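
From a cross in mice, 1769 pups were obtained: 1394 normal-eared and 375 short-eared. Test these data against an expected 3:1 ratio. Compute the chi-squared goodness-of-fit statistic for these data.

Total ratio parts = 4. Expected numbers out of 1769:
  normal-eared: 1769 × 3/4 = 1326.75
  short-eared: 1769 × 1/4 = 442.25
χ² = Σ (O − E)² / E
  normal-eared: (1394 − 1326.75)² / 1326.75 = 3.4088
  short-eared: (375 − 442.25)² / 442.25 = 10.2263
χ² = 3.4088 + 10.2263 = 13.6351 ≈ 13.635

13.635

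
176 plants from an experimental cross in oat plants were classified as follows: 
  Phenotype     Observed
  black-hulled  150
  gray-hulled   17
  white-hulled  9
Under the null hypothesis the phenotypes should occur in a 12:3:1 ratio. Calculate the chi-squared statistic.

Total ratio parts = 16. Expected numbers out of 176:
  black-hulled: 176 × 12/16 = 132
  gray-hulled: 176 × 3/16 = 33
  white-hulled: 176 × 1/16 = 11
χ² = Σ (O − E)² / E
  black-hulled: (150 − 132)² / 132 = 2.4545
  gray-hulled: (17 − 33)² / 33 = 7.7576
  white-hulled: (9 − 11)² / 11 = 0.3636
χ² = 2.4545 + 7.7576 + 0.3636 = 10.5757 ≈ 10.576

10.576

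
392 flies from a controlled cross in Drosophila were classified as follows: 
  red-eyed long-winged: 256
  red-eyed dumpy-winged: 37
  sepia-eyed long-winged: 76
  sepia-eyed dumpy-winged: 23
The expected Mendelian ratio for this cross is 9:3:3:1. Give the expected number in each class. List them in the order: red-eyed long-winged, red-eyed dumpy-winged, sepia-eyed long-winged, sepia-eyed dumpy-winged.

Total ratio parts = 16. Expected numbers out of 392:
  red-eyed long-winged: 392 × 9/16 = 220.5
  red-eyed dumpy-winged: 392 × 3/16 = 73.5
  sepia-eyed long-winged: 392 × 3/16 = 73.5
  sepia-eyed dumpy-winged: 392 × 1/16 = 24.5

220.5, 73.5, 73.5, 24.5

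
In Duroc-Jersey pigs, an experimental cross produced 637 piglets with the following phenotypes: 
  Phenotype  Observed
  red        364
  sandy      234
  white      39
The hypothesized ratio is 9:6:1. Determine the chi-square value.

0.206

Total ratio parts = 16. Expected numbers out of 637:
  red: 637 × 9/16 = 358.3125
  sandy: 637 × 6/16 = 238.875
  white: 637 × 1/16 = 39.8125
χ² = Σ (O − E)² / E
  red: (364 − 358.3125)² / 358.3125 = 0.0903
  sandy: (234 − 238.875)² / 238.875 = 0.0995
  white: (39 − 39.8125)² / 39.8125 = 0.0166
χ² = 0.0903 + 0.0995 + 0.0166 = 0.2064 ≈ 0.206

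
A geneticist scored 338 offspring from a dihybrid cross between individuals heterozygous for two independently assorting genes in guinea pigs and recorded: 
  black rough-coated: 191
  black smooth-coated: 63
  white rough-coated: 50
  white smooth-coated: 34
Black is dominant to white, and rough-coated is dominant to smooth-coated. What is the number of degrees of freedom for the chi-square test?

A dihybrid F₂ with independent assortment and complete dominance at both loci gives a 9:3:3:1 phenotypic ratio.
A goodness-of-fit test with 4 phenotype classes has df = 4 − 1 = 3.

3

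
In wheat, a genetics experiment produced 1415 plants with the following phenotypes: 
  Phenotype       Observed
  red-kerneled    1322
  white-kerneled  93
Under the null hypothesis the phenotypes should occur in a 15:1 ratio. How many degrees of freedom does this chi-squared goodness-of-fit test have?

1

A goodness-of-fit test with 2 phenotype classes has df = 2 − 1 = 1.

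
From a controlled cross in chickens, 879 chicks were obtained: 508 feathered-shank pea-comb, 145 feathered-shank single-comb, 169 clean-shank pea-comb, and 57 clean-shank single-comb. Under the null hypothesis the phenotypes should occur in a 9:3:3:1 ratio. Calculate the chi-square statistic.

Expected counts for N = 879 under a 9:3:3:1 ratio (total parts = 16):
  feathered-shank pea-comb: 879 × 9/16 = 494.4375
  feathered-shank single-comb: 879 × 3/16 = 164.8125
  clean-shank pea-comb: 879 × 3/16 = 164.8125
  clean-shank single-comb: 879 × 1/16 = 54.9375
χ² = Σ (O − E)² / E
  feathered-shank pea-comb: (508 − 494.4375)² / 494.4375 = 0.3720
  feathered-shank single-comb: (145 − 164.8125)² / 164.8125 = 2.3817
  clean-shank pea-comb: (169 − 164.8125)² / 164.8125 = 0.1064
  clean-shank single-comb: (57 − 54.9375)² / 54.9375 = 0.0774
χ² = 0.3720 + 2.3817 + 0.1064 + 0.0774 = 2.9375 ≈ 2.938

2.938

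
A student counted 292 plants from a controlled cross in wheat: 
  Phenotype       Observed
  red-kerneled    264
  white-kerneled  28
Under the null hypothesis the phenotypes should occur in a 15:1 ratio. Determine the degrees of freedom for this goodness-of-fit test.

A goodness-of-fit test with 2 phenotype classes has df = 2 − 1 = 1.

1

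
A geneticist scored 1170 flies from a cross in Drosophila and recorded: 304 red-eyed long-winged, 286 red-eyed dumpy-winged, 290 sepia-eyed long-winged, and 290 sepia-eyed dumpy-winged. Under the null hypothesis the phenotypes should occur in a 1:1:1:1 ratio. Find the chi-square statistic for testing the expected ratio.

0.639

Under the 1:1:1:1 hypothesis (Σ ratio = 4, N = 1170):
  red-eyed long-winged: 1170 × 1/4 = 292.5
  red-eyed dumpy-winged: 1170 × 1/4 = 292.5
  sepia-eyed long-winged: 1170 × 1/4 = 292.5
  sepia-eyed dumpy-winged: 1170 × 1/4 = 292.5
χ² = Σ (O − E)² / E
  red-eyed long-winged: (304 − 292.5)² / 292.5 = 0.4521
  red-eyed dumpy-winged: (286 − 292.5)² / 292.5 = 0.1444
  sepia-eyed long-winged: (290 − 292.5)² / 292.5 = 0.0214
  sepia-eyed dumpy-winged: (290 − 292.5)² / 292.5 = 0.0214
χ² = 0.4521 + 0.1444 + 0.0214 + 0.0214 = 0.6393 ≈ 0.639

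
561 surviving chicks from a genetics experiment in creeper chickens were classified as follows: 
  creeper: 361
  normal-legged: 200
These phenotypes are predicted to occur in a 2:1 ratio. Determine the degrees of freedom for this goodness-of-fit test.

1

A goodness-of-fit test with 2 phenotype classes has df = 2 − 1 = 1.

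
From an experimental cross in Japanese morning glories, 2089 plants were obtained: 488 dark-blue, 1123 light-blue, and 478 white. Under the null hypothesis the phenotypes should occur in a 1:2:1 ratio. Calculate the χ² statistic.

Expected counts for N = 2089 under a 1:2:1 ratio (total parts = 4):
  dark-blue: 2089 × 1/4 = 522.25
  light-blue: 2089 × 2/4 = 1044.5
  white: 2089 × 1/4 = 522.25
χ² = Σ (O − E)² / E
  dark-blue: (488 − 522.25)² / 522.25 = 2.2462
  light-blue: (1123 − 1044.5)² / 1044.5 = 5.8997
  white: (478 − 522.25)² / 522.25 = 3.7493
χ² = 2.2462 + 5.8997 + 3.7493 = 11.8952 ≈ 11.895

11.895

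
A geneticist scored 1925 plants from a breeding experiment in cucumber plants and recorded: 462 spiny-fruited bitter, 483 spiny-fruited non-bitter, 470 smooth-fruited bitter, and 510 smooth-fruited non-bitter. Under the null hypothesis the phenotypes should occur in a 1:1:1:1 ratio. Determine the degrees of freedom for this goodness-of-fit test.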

...

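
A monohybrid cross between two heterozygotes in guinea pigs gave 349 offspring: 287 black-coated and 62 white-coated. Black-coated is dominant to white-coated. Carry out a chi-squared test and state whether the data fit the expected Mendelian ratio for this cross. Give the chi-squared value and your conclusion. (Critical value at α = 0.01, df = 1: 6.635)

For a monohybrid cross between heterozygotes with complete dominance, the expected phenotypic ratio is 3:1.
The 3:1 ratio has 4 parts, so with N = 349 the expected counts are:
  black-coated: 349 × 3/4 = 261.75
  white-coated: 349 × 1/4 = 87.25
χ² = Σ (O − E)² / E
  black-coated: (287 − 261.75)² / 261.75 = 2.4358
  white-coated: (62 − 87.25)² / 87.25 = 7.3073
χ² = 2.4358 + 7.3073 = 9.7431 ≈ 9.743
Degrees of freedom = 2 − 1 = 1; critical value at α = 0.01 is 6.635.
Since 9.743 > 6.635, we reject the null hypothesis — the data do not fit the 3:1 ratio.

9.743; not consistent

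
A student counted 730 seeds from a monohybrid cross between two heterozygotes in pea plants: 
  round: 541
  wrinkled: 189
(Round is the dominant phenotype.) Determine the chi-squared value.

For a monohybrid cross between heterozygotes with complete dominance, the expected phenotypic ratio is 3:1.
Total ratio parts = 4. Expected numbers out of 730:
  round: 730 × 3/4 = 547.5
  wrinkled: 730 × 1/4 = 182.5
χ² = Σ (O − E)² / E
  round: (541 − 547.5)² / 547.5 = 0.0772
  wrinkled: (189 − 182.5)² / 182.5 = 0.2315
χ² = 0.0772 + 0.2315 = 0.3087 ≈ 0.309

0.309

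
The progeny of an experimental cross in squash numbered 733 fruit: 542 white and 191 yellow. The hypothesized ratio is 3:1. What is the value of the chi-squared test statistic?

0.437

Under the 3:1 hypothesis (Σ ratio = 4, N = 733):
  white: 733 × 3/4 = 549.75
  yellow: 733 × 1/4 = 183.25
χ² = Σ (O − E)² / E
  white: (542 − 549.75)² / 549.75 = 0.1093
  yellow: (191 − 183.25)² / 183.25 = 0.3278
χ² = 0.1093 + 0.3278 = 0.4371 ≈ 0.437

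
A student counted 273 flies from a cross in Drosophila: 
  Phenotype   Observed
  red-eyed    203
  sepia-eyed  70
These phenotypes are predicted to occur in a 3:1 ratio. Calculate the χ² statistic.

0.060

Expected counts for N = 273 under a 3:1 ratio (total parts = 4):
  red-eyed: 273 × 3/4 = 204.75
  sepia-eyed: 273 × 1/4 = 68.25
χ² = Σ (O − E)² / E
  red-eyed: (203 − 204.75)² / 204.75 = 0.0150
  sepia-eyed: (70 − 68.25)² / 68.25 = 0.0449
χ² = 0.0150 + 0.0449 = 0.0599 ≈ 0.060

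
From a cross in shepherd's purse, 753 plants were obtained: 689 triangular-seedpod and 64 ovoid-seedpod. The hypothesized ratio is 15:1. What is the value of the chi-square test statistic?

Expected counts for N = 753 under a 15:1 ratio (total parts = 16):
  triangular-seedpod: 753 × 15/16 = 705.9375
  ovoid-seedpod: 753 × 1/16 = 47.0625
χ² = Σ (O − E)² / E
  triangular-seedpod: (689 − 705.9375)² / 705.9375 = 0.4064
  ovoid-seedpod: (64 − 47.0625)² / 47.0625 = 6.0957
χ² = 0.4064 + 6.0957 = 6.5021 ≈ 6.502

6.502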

Task statement -
There is a line with "561 surviving chicks" and a line with "normal-legged: 200" above. Copy exactly those two lines and all lines between them, with nothing else.

Problem solution -
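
561 surviving chicks from a genetics experiment in creeper chickens were classified as follows: 
  creeper: 361
  normal-legged: 200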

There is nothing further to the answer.